Task statement: Each line of the material should be output exactly as shown.

Records for processing section start

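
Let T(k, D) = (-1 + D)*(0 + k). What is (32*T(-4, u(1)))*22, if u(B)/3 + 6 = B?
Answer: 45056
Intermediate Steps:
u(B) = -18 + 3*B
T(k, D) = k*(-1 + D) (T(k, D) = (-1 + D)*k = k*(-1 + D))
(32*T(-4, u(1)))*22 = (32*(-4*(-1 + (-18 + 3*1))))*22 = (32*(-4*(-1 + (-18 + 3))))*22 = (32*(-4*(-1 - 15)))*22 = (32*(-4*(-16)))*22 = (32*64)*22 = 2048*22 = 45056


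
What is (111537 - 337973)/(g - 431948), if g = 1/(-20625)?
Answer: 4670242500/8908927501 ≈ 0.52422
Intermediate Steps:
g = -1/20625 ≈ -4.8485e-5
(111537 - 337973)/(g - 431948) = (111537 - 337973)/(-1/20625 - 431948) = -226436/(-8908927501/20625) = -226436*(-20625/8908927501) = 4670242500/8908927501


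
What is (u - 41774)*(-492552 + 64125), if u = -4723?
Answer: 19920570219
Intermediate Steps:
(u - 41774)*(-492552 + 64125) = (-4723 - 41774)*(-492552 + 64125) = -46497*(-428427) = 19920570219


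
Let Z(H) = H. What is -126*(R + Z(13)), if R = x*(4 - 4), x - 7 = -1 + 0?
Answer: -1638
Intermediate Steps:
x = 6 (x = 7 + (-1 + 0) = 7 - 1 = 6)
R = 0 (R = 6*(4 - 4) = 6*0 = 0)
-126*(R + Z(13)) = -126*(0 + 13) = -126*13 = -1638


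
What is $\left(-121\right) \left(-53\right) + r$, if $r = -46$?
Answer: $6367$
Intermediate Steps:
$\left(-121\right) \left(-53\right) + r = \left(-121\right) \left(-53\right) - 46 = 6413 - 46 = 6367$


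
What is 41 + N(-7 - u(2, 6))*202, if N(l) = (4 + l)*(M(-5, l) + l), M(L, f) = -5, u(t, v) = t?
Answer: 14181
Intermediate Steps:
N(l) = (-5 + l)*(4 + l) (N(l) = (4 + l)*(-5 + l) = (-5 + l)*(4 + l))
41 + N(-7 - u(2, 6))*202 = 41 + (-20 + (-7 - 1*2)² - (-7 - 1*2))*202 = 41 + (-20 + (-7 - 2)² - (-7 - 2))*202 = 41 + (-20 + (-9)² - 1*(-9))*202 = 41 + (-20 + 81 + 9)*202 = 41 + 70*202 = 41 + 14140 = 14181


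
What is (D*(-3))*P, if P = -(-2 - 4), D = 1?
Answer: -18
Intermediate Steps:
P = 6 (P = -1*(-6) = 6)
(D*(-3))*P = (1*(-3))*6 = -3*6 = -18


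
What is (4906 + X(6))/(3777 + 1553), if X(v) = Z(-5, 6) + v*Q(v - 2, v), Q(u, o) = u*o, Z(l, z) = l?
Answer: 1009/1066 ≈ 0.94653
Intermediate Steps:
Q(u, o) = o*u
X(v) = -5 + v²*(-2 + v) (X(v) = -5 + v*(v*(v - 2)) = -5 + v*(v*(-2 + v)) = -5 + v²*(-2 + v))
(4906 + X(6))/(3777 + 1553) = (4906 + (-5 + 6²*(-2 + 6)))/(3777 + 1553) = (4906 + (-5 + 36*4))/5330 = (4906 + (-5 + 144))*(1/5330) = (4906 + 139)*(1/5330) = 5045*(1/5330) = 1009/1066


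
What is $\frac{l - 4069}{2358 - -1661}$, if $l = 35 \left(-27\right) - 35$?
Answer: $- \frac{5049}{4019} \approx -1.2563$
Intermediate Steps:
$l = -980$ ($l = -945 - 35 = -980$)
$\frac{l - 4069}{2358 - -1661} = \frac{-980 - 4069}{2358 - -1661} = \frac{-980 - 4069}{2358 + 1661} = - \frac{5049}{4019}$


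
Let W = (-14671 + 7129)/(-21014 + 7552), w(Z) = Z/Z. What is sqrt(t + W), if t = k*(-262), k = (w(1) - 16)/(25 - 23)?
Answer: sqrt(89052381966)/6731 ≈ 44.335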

Records for processing section end

Task solution:
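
Let T(k, D) = (-1 + D)*(0 + k). What is (32*T(-4, u(1)))*22, if u(B)/3 + 6 = B?
Answer: 45056
Intermediate Steps:
u(B) = -18 + 3*B
T(k, D) = k*(-1 + D) (T(k, D) = (-1 + D)*k = k*(-1 + D))
(32*T(-4, u(1)))*22 = (32*(-4*(-1 + (-18 + 3*1))))*22 = (32*(-4*(-1 + (-18 + 3))))*22 = (32*(-4*(-1 - 15)))*22 = (32*(-4*(-16)))*22 = (32*64)*22 = 2048*22 = 45056


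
What is (111537 - 337973)/(g - 431948), if g = 1/(-20625)?
Answer: 4670242500/8908927501 ≈ 0.52422
Intermediate Steps:
g = -1/20625 ≈ -4.8485e-5
(111537 - 337973)/(g - 431948) = (111537 - 337973)/(-1/20625 - 431948) = -226436/(-8908927501/20625) = -226436*(-20625/8908927501) = 4670242500/8908927501


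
What is (u - 41774)*(-492552 + 64125), if u = -4723?
Answer: 19920570219
Intermediate Steps:
(u - 41774)*(-492552 + 64125) = (-4723 - 41774)*(-492552 + 64125) = -46497*(-428427) = 19920570219


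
Let Z(H) = H. What is -126*(R + Z(13)), if R = x*(4 - 4), x - 7 = -1 + 0?
Answer: -1638
Intermediate Steps:
x = 6 (x = 7 + (-1 + 0) = 7 - 1 = 6)
R = 0 (R = 6*(4 - 4) = 6*0 = 0)
-126*(R + Z(13)) = -126*(0 + 13) = -126*13 = -1638


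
What is $\left(-121\right) \left(-53\right) + r$, if $r = -46$?
Answer: $6367$
Intermediate Steps:
$\left(-121\right) \left(-53\right) + r = \left(-121\right) \left(-53\right) - 46 = 6413 - 46 = 6367$


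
What is 41 + N(-7 - u(2, 6))*202, if N(l) = (4 + l)*(M(-5, l) + l), M(L, f) = -5, u(t, v) = t?
Answer: 14181
Intermediate Steps:
N(l) = (-5 + l)*(4 + l) (N(l) = (4 + l)*(-5 + l) = (-5 + l)*(4 + l))
41 + N(-7 - u(2, 6))*202 = 41 + (-20 + (-7 - 1*2)² - (-7 - 1*2))*202 = 41 + (-20 + (-7 - 2)² - (-7 - 2))*202 = 41 + (-20 + (-9)² - 1*(-9))*202 = 41 + (-20 + 81 + 9)*202 = 41 + 70*202 = 41 + 14140 = 14181


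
What is (D*(-3))*P, if P = -(-2 - 4), D = 1?
Answer: -18
Intermediate Steps:
P = 6 (P = -1*(-6) = 6)
(D*(-3))*P = (1*(-3))*6 = -3*6 = -18


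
What is (4906 + X(6))/(3777 + 1553), if X(v) = Z(-5, 6) + v*Q(v - 2, v), Q(u, o) = u*o, Z(l, z) = l?
Answer: 1009/1066 ≈ 0.94653
Intermediate Steps:
Q(u, o) = o*u
X(v) = -5 + v²*(-2 + v) (X(v) = -5 + v*(v*(v - 2)) = -5 + v*(v*(-2 + v)) = -5 + v²*(-2 + v))
(4906 + X(6))/(3777 + 1553) = (4906 + (-5 + 6²*(-2 + 6)))/(3777 + 1553) = (4906 + (-5 + 36*4))/5330 = (4906 + (-5 + 144))*(1/5330) = (4906 + 139)*(1/5330) = 5045*(1/5330) = 1009/1066


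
What is $\frac{l - 4069}{2358 - -1661}$, if $l = 35 \left(-27\right) - 35$?
Answer: $- \frac{5049}{4019} \approx -1.2563$
Intermediate Steps:
$l = -980$ ($l = -945 - 35 = -980$)
$\frac{l - 4069}{2358 - -1661} = \frac{-980 - 4069}{2358 - -1661} = \frac{-980 - 4069}{2358 + 1661} = - \frac{5049}{4019}$


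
Let W = (-14671 + 7129)/(-21014 + 7552), w(Z) = Z/Z. What is sqrt(t + W), if t = k*(-262), k = (w(1) - 16)/(25 - 23)?
Answer: sqrt(89052381966)/6731 ≈ 44.335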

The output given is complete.